Problem requirements
The entries follow. Print each one exactly.

⟨

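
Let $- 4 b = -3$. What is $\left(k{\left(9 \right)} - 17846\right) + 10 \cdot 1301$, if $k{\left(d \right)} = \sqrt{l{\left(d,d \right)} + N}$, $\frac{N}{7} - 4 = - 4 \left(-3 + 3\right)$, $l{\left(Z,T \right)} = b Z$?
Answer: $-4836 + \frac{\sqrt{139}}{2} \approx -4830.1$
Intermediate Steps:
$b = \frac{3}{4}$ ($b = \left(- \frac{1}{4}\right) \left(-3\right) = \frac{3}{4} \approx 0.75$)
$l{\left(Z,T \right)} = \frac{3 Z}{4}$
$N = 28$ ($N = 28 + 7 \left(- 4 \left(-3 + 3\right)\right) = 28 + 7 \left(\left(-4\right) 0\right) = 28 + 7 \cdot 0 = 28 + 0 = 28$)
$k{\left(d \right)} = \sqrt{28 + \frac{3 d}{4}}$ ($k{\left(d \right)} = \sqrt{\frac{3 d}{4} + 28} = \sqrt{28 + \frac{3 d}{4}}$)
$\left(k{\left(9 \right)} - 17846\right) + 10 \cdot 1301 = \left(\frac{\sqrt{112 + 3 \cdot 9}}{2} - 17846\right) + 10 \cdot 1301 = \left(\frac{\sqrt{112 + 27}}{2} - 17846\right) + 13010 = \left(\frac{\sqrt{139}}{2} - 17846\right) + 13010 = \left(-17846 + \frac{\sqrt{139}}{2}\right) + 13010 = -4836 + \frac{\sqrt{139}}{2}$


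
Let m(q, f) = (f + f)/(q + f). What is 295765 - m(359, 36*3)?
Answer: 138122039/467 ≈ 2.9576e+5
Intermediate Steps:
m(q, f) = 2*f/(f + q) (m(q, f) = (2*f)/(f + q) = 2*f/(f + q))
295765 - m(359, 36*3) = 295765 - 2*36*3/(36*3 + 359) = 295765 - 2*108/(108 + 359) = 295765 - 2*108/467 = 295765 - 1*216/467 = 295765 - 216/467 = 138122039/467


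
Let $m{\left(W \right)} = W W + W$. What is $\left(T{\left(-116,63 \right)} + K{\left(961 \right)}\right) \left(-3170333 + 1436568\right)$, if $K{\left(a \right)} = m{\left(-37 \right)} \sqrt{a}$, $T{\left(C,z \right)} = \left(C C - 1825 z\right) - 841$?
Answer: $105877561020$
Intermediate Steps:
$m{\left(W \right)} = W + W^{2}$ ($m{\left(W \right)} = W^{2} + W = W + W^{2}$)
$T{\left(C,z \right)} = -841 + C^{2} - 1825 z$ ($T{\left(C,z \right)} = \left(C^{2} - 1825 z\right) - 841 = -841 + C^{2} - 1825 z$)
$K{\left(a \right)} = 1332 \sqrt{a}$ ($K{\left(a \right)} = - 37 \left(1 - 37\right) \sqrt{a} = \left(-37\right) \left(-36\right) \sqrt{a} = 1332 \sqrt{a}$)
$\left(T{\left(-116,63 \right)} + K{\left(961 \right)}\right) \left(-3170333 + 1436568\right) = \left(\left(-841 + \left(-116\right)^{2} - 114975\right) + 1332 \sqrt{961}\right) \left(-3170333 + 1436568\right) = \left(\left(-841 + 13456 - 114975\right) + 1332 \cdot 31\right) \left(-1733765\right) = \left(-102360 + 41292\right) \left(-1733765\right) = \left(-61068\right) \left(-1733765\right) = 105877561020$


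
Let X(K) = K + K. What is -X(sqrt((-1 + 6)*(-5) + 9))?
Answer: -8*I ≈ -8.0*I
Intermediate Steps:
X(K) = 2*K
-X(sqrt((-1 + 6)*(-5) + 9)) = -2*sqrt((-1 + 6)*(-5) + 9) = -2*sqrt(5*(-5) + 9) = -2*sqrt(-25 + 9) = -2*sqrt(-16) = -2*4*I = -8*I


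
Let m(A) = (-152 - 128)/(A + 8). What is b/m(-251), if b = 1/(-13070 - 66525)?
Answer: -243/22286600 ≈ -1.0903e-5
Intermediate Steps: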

⟩

Solution to the exercise
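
Let $- 4 b = -3$. What is $\left(k{\left(9 \right)} - 17846\right) + 10 \cdot 1301$, if $k{\left(d \right)} = \sqrt{l{\left(d,d \right)} + N}$, $\frac{N}{7} - 4 = - 4 \left(-3 + 3\right)$, $l{\left(Z,T \right)} = b Z$?
Answer: $-4836 + \frac{\sqrt{139}}{2} \approx -4830.1$
Intermediate Steps:
$b = \frac{3}{4}$ ($b = \left(- \frac{1}{4}\right) \left(-3\right) = \frac{3}{4} \approx 0.75$)
$l{\left(Z,T \right)} = \frac{3 Z}{4}$
$N = 28$ ($N = 28 + 7 \left(- 4 \left(-3 + 3\right)\right) = 28 + 7 \left(\left(-4\right) 0\right) = 28 + 7 \cdot 0 = 28 + 0 = 28$)
$k{\left(d \right)} = \sqrt{28 + \frac{3 d}{4}}$ ($k{\left(d \right)} = \sqrt{\frac{3 d}{4} + 28} = \sqrt{28 + \frac{3 d}{4}}$)
$\left(k{\left(9 \right)} - 17846\right) + 10 \cdot 1301 = \left(\frac{\sqrt{112 + 3 \cdot 9}}{2} - 17846\right) + 10 \cdot 1301 = \left(\frac{\sqrt{112 + 27}}{2} - 17846\right) + 13010 = \left(\frac{\sqrt{139}}{2} - 17846\right) + 13010 = \left(-17846 + \frac{\sqrt{139}}{2}\right) + 13010 = -4836 + \frac{\sqrt{139}}{2}$


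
Let m(q, f) = (f + f)/(q + f). What is 295765 - m(359, 36*3)?
Answer: 138122039/467 ≈ 2.9576e+5
Intermediate Steps:
m(q, f) = 2*f/(f + q) (m(q, f) = (2*f)/(f + q) = 2*f/(f + q))
295765 - m(359, 36*3) = 295765 - 2*36*3/(36*3 + 359) = 295765 - 2*108/(108 + 359) = 295765 - 2*108/467 = 295765 - 1*216/467 = 295765 - 216/467 = 138122039/467


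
Let $m{\left(W \right)} = W W + W$. What is $\left(T{\left(-116,63 \right)} + K{\left(961 \right)}\right) \left(-3170333 + 1436568\right)$, if $K{\left(a \right)} = m{\left(-37 \right)} \sqrt{a}$, $T{\left(C,z \right)} = \left(C C - 1825 z\right) - 841$?
Answer: $105877561020$
Intermediate Steps:
$m{\left(W \right)} = W + W^{2}$ ($m{\left(W \right)} = W^{2} + W = W + W^{2}$)
$T{\left(C,z \right)} = -841 + C^{2} - 1825 z$ ($T{\left(C,z \right)} = \left(C^{2} - 1825 z\right) - 841 = -841 + C^{2} - 1825 z$)
$K{\left(a \right)} = 1332 \sqrt{a}$ ($K{\left(a \right)} = - 37 \left(1 - 37\right) \sqrt{a} = \left(-37\right) \left(-36\right) \sqrt{a} = 1332 \sqrt{a}$)
$\left(T{\left(-116,63 \right)} + K{\left(961 \right)}\right) \left(-3170333 + 1436568\right) = \left(\left(-841 + \left(-116\right)^{2} - 114975\right) + 1332 \sqrt{961}\right) \left(-3170333 + 1436568\right) = \left(\left(-841 + 13456 - 114975\right) + 1332 \cdot 31\right) \left(-1733765\right) = \left(-102360 + 41292\right) \left(-1733765\right) = \left(-61068\right) \left(-1733765\right) = 105877561020$


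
Let X(K) = K + K. What is -X(sqrt((-1 + 6)*(-5) + 9))?
Answer: -8*I ≈ -8.0*I
Intermediate Steps:
X(K) = 2*K
-X(sqrt((-1 + 6)*(-5) + 9)) = -2*sqrt((-1 + 6)*(-5) + 9) = -2*sqrt(5*(-5) + 9) = -2*sqrt(-25 + 9) = -2*sqrt(-16) = -2*4*I = -8*I


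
Let m(A) = (-152 - 128)/(A + 8). What is b/m(-251), if b = 1/(-13070 - 66525)?
Answer: -243/22286600 ≈ -1.0903e-5
Intermediate Steps: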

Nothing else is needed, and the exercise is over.